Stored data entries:
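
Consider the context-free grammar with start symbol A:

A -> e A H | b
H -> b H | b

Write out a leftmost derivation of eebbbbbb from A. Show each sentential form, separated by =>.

A => eAH => eeAHH => eebHH => eebbHH => eebbbHH => eebbbbH => eebbbbbH => eebbbbbb

A => eAH   [A -> e A H]
eAH => eeAHH   [A -> e A H]
eeAHH => eebHH   [A -> b]
eebHH => eebbHH   [H -> b H]
eebbHH => eebbbHH   [H -> b H]
eebbbHH => eebbbbH   [H -> b]
eebbbbH => eebbbbbH   [H -> b H]
eebbbbbH => eebbbbbb   [H -> b]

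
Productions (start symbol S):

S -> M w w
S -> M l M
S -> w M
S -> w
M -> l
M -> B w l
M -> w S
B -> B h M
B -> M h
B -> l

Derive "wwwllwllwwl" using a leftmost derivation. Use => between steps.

S=>MlM=>wSlM=>wMlMlM=>wwSlMlM=>wwwlMlM=>wwwlBwllM=>wwwllwllM=>wwwllwllwS=>wwwllwllwwM=>wwwllwllwwl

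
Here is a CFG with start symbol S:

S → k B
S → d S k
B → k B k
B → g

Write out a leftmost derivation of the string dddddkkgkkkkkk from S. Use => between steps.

S => dSk   [S → d S k]
dSk => ddSkk   [S → d S k]
ddSkk => dddSkkk   [S → d S k]
dddSkkk => ddddSkkkk   [S → d S k]
ddddSkkkk => dddddSkkkkk   [S → d S k]
dddddSkkkkk => dddddkBkkkkk   [S → k B]
dddddkBkkkkk => dddddkkBkkkkkk   [B → k B k]
dddddkkBkkkkkk => dddddkkgkkkkkk   [B → g]

S=>dSk=>ddSkk=>dddSkkk=>ddddSkkkk=>dddddSkkkkk=>dddddkBkkkkk=>dddddkkBkkkkkk=>dddddkkgkkkkkk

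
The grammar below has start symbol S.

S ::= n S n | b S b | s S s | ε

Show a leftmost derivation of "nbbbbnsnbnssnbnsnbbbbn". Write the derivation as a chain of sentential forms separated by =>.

S => nSn   [S ::= n S n]
nSn => nbSbn   [S ::= b S b]
nbSbn => nbbSbbn   [S ::= b S b]
nbbSbbn => nbbbSbbbn   [S ::= b S b]
nbbbSbbbn => nbbbbSbbbbn   [S ::= b S b]
nbbbbSbbbbn => nbbbbnSnbbbbn   [S ::= n S n]
nbbbbnSnbbbbn => nbbbbnsSsnbbbbn   [S ::= s S s]
nbbbbnsSsnbbbbn => nbbbbnsnSnsnbbbbn   [S ::= n S n]
nbbbbnsnSnsnbbbbn => nbbbbnsnbSbnsnbbbbn   [S ::= b S b]
nbbbbnsnbSbnsnbbbbn => nbbbbnsnbnSnbnsnbbbbn   [S ::= n S n]
nbbbbnsnbnSnbnsnbbbbn => nbbbbnsnbnsSsnbnsnbbbbn   [S ::= s S s]
nbbbbnsnbnsSsnbnsnbbbbn => nbbbbnsnbnssnbnsnbbbbn   [S ::= ε]

S => nSn => nbSbn => nbbSbbn => nbbbSbbbn => nbbbbSbbbbn => nbbbbnSnbbbbn => nbbbbnsSsnbbbbn => nbbbbnsnSnsnbbbbn => nbbbbnsnbSbnsnbbbbn => nbbbbnsnbnSnbnsnbbbbn => nbbbbnsnbnsSsnbnsnbbbbn => nbbbbnsnbnssnbnsnbbbbn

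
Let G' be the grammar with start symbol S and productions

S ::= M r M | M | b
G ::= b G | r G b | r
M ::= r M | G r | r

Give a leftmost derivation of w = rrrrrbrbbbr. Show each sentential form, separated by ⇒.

S ⇒ MrM ⇒ rrM ⇒ rrGr ⇒ rrrGbr ⇒ rrrrGbbr ⇒ rrrrrGbbbr ⇒ rrrrrbGbbbr ⇒ rrrrrbrbbbr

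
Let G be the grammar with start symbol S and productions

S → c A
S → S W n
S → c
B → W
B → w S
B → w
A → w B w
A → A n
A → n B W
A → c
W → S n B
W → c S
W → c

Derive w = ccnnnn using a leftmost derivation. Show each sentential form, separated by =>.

S => cA   [S → c A]
cA => cAn   [A → A n]
cAn => cAnn   [A → A n]
cAnn => cAnnn   [A → A n]
cAnnn => cAnnnn   [A → A n]
cAnnnn => ccnnnn   [A → c]

S => cA => cAn => cAnn => cAnnn => cAnnnn => ccnnnn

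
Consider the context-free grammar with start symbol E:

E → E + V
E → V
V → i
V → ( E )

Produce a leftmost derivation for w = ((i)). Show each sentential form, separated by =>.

E => V => (E) => (V) => ((E)) => ((V)) => ((i))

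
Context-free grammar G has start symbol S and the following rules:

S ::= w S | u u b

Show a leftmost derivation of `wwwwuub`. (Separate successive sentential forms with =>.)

S => wS => wwS => wwwS => wwwwS => wwwwuub

S => wS   [S ::= w S]
wS => wwS   [S ::= w S]
wwS => wwwS   [S ::= w S]
wwwS => wwwwS   [S ::= w S]
wwwwS => wwwwuub   [S ::= u u b]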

What you should do: Pull each line containing "symbol" from the records.

Solution to this exercise:
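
Consider the context-free grammar with start symbol A:
Productions (start symbol S):
Here is a CFG with start symbol S:
The grammar below has start symbol S.
Let G' be the grammar with start symbol S and productions
Let G be the grammar with start symbol S and productions
Consider the context-free grammar with start symbol E:
Context-free grammar G has start symbol S and the following rules: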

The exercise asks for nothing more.